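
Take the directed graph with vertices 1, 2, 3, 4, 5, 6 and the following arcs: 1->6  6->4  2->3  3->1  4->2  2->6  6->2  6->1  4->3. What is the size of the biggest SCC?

5

{1, 2, 3, 4, 6} are all mutually reachable — one SCC of size 5.
{5} is an SCC by itself.
The largest has 5 vertices.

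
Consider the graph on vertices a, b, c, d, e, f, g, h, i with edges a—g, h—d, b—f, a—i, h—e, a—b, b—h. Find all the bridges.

a-b, a-g, a-i, b-f, b-h, d-h, e-h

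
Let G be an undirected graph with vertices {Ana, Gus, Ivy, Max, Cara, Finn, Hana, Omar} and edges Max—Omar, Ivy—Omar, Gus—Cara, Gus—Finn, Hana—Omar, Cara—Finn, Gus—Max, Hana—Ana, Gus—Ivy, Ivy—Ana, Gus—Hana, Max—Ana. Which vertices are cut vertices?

Gus

Removing Gus increases the component count from 1 to 2, so Gus is a cut vertex.
By contrast removing Ivy leaves 1 component; it is not a cut vertex. No other vertex is a cut vertex either.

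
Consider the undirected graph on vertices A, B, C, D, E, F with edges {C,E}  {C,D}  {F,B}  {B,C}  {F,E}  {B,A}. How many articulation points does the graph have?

Removing B increases the component count from 1 to 2, so B is a cut vertex.
Removing C increases the component count from 1 to 2, so C is a cut vertex.
By contrast removing A leaves 1 component; it is not a cut vertex. No other vertex is a cut vertex either.

2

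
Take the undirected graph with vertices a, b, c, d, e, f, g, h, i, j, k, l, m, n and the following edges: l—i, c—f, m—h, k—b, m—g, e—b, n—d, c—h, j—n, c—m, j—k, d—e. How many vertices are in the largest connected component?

6

a is isolated — a component by itself.
Starting from i we can reach i, l. That is one component of size 2.
Starting from c we can reach c, f, g, h, m. That is one component of size 5.
Starting from b we can reach b, d, e, j, k, n. That is one component of size 6.
The largest has 6 vertices.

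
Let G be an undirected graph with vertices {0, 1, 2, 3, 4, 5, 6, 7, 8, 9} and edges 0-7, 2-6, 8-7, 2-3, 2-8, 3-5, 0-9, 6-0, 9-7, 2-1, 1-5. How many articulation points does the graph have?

Removing 2 increases the component count from 2 to 3, so 2 is a cut vertex.
By contrast removing 9 leaves 2 components; it is not a cut vertex. No other vertex is a cut vertex either.

1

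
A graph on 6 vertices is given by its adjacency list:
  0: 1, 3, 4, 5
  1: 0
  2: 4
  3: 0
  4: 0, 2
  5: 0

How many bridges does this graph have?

5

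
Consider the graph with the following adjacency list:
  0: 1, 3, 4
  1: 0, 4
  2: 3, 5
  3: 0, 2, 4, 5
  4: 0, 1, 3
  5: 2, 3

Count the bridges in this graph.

The edges on the cycle 3-2-5-3 are not bridges since each lies on that cycle.
Every edge lies on some cycle, so there are no bridges.

0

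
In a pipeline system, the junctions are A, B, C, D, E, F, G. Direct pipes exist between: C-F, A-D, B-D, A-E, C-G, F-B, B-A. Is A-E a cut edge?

Removing A-E leaves no path between A and E: the component count goes from 1 to 2. So it is a bridge.

Yes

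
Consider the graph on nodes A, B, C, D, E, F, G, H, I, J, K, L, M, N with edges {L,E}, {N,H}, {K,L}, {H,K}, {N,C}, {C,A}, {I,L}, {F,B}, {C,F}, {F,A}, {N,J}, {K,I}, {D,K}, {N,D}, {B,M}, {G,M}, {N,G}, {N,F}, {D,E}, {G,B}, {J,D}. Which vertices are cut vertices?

Removing N increases the component count from 1 to 2, so N is a cut vertex.
By contrast removing G leaves 1 component; it is not a cut vertex. No other vertex is a cut vertex either.

N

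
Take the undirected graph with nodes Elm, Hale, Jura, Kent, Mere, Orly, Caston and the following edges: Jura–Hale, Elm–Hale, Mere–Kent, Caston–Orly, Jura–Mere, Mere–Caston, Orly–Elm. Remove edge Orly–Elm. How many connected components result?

1

Orly and Elm are still connected via Orly-Caston-Mere-Jura-Hale-Elm, so the component count stays at 1.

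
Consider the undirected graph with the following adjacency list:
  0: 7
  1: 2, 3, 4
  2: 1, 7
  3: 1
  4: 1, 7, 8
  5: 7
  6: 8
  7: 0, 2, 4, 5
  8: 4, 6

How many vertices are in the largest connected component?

9

Starting from 0 we can reach 0, 1, 2, 3, 4, 5, 6, 7, 8. That is one component of size 9.
The largest has 9 vertices.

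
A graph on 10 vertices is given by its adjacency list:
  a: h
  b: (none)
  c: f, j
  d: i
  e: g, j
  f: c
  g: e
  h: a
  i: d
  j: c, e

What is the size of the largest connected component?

5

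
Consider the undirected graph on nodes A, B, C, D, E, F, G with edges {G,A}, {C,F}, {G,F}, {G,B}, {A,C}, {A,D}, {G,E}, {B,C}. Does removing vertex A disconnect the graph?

Deleting A raises the number of components from 1 to 2, so A is a cut vertex.

Yes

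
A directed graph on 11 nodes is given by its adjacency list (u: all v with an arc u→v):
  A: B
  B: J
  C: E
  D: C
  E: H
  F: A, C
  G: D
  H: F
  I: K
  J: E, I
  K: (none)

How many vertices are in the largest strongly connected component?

7

{A, B, C, E, F, H, J} are all mutually reachable — one SCC of size 7.
{I} is an SCC by itself.
{K} is an SCC by itself.
{G} is an SCC by itself.
{D} is an SCC by itself.
The largest has 7 vertices.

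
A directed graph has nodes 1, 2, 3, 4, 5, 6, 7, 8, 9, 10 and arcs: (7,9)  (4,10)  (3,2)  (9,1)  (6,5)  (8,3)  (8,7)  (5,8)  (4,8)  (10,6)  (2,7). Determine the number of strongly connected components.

{3} is an SCC by itself.
{8} is an SCC by itself.
{10} is an SCC by itself.
{9} is an SCC by itself.
{5} is an SCC by itself.
(and 5 more singleton SCCs)
That gives 10 strongly connected components.

10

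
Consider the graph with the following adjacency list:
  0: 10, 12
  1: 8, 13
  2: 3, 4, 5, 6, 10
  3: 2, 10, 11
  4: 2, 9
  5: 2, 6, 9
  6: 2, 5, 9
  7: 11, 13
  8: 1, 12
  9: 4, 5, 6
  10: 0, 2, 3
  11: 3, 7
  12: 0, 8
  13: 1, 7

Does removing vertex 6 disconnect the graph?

Deleting 6 leaves 1 component (was 1) (its neighbors 2, 5, 9 remain connected to each other), so 6 is not a cut vertex.

No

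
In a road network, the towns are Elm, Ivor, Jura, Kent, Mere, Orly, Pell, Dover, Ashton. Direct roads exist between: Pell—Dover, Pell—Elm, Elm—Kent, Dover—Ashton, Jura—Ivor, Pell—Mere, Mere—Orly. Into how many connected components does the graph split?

Starting from Ivor we can reach Ivor, Jura. That is one component of size 2.
Starting from Elm we can reach Elm, Kent, Mere, Orly, Pell, Dover, Ashton. That is one component of size 7.
Total: 2 components.

2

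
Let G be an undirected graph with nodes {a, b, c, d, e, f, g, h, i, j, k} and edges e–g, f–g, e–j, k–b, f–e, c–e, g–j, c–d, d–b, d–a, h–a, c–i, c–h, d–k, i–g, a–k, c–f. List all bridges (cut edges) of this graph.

none

The edges on the cycle c-h-a-k-b-d-c are not bridges since each lies on that cycle.
Every edge lies on some cycle, so there are no bridges.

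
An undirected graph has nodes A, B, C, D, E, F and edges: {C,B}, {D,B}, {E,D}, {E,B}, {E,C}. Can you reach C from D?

From D we can reach B, C, D, E, which includes C.

Yes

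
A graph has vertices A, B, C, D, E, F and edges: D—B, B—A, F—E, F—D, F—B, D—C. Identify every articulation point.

B, D, F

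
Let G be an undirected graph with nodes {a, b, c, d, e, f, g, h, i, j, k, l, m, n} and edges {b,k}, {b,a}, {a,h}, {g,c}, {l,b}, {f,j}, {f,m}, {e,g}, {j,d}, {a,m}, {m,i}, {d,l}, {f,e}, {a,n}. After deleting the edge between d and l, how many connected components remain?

d and l are still connected via d-j-f-m-a-b-l, so the component count stays at 1.

1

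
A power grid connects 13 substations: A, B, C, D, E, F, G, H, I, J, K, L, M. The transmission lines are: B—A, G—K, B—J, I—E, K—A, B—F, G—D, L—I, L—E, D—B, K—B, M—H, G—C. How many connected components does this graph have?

3

Starting from H we can reach H, M. That is one component of size 2.
Starting from E we can reach E, I, L. That is one component of size 3.
Starting from A we can reach A, B, C, D, F, G, J, K. That is one component of size 8.
Total: 3 components.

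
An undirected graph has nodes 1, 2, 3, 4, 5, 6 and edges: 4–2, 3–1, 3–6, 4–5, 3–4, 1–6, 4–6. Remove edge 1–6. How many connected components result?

1 and 6 are still connected via 1-3-6, so the component count stays at 1.

1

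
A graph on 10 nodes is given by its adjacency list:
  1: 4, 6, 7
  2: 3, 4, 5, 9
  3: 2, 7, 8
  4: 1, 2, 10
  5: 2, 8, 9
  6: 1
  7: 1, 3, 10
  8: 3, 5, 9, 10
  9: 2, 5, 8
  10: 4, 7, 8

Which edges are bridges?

1-6

The edges on the cycle 2-5-9-8-3-2 are not bridges since each lies on that cycle.
But removing 1-6 disconnects 1 from 6 — this is a bridge.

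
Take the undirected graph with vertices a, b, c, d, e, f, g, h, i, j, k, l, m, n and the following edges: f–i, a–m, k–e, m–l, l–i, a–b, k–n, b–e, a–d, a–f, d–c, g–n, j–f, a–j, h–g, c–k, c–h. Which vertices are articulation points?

a

Removing a increases the component count from 1 to 2, so a is a cut vertex.
By contrast removing h leaves 1 component; it is not a cut vertex. No other vertex is a cut vertex either.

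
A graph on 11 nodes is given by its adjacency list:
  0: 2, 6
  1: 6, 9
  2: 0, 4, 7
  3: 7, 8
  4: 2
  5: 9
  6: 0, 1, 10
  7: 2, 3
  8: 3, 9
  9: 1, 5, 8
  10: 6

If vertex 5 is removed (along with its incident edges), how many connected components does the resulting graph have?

1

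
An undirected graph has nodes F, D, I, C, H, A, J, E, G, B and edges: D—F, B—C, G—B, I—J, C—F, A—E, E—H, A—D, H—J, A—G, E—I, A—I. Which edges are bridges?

none

The edges on the cycle A-G-B-C-F-D-A are not bridges since each lies on that cycle.
Every edge lies on some cycle, so there are no bridges.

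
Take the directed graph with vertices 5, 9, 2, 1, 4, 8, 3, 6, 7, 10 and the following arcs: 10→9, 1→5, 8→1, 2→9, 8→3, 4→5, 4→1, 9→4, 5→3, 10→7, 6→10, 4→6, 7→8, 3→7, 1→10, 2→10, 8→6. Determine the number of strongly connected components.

{1, 3, 4, 5, 6, 7, 8, 9, 10} are all mutually reachable — one SCC of size 9.
{2} is an SCC by itself.
That gives 2 strongly connected components.

2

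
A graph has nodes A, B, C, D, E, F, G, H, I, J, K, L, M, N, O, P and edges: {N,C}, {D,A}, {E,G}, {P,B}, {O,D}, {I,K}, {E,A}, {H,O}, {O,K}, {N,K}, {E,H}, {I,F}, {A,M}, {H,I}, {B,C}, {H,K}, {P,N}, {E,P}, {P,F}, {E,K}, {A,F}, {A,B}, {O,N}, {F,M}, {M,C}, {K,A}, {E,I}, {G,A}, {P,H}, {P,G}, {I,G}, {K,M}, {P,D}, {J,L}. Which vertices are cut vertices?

Removing K, for instance, still leaves 2 components. No single vertex removal increases the component count — the graph has no articulation points.

none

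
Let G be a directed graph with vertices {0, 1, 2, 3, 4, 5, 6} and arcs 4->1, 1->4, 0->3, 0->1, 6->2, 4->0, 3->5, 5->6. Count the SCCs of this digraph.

{0, 1, 4} are all mutually reachable — one SCC of size 3.
{6} is an SCC by itself.
{3} is an SCC by itself.
{5} is an SCC by itself.
{2} is an SCC by itself.
That gives 5 strongly connected components.

5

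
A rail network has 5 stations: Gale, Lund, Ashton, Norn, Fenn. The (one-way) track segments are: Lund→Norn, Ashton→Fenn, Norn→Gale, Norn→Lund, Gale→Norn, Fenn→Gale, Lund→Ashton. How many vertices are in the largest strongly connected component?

5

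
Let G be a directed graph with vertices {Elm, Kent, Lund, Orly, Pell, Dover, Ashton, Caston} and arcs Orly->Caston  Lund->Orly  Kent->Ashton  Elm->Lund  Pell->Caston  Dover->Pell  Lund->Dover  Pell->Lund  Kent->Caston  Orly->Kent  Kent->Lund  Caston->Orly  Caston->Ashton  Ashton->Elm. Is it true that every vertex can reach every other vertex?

From Ashton we can reach every vertex (Elm, Kent, Lund, Orly, Pell, Dover, Ashton, Caston), and every vertex can reach Ashton (Elm, Kent, Lund, Orly, Pell, Dover, Ashton, Caston). So the whole graph is one strongly connected component.

Yes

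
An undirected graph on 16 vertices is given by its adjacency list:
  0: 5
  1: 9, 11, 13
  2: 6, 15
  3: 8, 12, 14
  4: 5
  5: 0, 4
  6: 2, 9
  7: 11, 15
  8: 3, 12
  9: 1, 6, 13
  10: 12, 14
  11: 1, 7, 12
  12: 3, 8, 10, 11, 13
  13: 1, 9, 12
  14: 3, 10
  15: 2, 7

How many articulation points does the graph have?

2

Removing 5 increases the component count from 2 to 3, so 5 is a cut vertex.
Removing 12 increases the component count from 2 to 3, so 12 is a cut vertex.
By contrast removing 8 leaves 2 components; it is not a cut vertex. No other vertex is a cut vertex either.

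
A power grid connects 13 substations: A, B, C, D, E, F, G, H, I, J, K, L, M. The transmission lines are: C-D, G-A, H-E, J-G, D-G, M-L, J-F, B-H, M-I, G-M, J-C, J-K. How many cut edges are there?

The edges on the cycle J-C-D-G-J are not bridges since each lies on that cycle.
But removing J-K disconnects J from K; removing H-E disconnects H from E; removing G-A disconnects G from A; removing J-F disconnects J from F — these are bridges.
In total 8 edges are bridges.

8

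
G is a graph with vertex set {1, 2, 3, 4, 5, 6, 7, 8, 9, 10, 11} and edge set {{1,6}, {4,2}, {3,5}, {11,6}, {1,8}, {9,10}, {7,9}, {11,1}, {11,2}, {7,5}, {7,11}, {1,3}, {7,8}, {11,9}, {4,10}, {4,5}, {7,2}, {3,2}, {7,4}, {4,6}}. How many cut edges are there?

The edges on the cycle 7-4-10-9-11-7 are not bridges since each lies on that cycle.
Every edge lies on some cycle, so there are no bridges.

0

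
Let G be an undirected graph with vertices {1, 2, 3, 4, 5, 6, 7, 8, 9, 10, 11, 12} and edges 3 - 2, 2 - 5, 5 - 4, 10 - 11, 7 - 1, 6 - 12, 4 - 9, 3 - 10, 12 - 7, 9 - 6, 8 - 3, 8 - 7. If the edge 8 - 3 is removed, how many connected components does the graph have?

1

8 and 3 are still connected via 8-7-12-6-9-4-5-2-3, so the component count stays at 1.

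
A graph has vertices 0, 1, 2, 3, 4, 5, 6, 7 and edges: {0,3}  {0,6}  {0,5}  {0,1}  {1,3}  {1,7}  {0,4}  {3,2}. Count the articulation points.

3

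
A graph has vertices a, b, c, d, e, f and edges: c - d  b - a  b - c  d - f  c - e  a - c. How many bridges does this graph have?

The edges on the cycle b-a-c-b are not bridges since each lies on that cycle.
But removing c - e disconnects c from e; removing d - f disconnects d from f; removing c - d disconnects c from d — these are bridges.
That makes 3 bridges.

3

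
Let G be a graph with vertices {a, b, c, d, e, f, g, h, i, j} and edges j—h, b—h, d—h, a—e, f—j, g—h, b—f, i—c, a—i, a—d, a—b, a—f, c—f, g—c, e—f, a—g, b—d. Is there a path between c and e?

From c we can reach a, b, c, d, e, f, g, h, i, j, which includes e.

Yes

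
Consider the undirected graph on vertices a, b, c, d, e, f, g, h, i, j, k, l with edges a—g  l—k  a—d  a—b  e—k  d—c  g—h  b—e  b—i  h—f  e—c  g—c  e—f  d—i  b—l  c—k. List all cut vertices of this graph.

none

Removing a, for instance, still leaves 2 components. No single vertex removal increases the component count — the graph has no articulation points.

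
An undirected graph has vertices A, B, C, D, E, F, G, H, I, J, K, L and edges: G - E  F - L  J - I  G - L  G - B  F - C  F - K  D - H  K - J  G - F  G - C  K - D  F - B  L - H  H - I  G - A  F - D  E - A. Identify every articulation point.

G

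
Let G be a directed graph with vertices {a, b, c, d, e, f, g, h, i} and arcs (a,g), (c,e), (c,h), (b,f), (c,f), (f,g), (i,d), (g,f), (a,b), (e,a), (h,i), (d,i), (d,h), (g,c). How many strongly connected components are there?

2

{a, b, c, e, f, g} are all mutually reachable — one SCC of size 6.
{d, h, i} are all mutually reachable — one SCC of size 3.
That gives 2 strongly connected components.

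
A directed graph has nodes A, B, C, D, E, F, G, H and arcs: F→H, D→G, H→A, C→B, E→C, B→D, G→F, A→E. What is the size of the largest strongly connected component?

8

{A, B, C, D, E, F, G, H} are all mutually reachable — one SCC of size 8.
The largest has 8 vertices.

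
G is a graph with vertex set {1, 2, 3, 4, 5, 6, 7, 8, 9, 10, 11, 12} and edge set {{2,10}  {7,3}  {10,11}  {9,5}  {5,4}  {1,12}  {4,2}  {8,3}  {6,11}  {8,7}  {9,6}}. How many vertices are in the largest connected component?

7

Starting from 1 we can reach 1, 12. That is one component of size 2.
Starting from 3 we can reach 3, 7, 8. That is one component of size 3.
Starting from 2 we can reach 2, 4, 5, 6, 9, 10, 11. That is one component of size 7.
The largest has 7 vertices.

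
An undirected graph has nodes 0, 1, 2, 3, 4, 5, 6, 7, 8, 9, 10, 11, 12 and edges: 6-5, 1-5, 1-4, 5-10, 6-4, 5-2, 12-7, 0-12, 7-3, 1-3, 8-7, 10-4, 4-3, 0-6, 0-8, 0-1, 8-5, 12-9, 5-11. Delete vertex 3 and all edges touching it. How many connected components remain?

1

With 3 gone, the remaining components are: {0, 1, 2, 4, 5, 6, 7, 8, 9, 10, 11, 12}.
That is 1 component.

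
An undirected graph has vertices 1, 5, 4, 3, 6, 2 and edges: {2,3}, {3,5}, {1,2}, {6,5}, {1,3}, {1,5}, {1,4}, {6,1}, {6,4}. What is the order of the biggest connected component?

6

Starting from 1 we can reach 1, 2, 3, 4, 5, 6. That is one component of size 6.
The largest has 6 vertices.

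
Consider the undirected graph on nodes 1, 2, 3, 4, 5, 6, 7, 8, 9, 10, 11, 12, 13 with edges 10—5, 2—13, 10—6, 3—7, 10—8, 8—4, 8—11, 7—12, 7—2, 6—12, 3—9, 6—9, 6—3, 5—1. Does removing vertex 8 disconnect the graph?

Yes

Deleting 8 raises the number of components from 1 to 3, so 8 is a cut vertex.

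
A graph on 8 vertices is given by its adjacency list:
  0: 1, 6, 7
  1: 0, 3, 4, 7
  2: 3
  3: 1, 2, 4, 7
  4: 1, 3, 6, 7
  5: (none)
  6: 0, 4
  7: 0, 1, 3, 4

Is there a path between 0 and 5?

No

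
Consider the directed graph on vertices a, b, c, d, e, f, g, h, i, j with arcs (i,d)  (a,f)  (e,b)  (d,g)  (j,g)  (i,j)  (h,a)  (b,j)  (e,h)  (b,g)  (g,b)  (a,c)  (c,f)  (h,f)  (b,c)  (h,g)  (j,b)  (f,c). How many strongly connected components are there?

7

{b, g, j} are all mutually reachable — one SCC of size 3.
{c, f} are all mutually reachable — one SCC of size 2.
{h} is an SCC by itself.
{i} is an SCC by itself.
{e} is an SCC by itself.
(and 2 more singleton SCCs)
That gives 7 strongly connected components.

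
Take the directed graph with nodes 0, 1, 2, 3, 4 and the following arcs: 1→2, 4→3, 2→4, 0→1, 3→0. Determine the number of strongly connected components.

1

{0, 1, 2, 3, 4} are all mutually reachable — one SCC of size 5.
That gives 1 strongly connected component.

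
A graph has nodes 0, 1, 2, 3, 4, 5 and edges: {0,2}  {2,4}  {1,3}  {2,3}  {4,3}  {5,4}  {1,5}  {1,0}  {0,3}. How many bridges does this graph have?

The edges on the cycle 1-0-2-3-1 are not bridges since each lies on that cycle.
Every edge lies on some cycle, so there are no bridges.

0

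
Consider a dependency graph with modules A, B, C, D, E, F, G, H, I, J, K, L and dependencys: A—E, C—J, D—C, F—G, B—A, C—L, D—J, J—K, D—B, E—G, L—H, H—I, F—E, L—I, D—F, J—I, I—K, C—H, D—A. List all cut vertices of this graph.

Removing D increases the component count from 1 to 2, so D is a cut vertex.
By contrast removing J leaves 1 component; it is not a cut vertex. No other vertex is a cut vertex either.

D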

◆ ◆ ◆ ◆

◆ **Problem**
Copy all lines from the data above that contain the word "adjacency".

◆ **Reply**
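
A graph on 6 vertices is given by its adjacency list:
Consider the graph with the following adjacency list:
Consider the undirected graph with the following adjacency list:
A graph on 10 vertices is given by its adjacency list:
A directed graph on 11 nodes is given by its adjacency list (u: all v with an arc u→v):
Consider the graph with the following adjacency list:
A graph on 10 nodes is given by its adjacency list:
A graph on 11 nodes is given by its adjacency list:
An undirected graph on 16 vertices is given by its adjacency list:
A graph on 8 vertices is given by its adjacency list: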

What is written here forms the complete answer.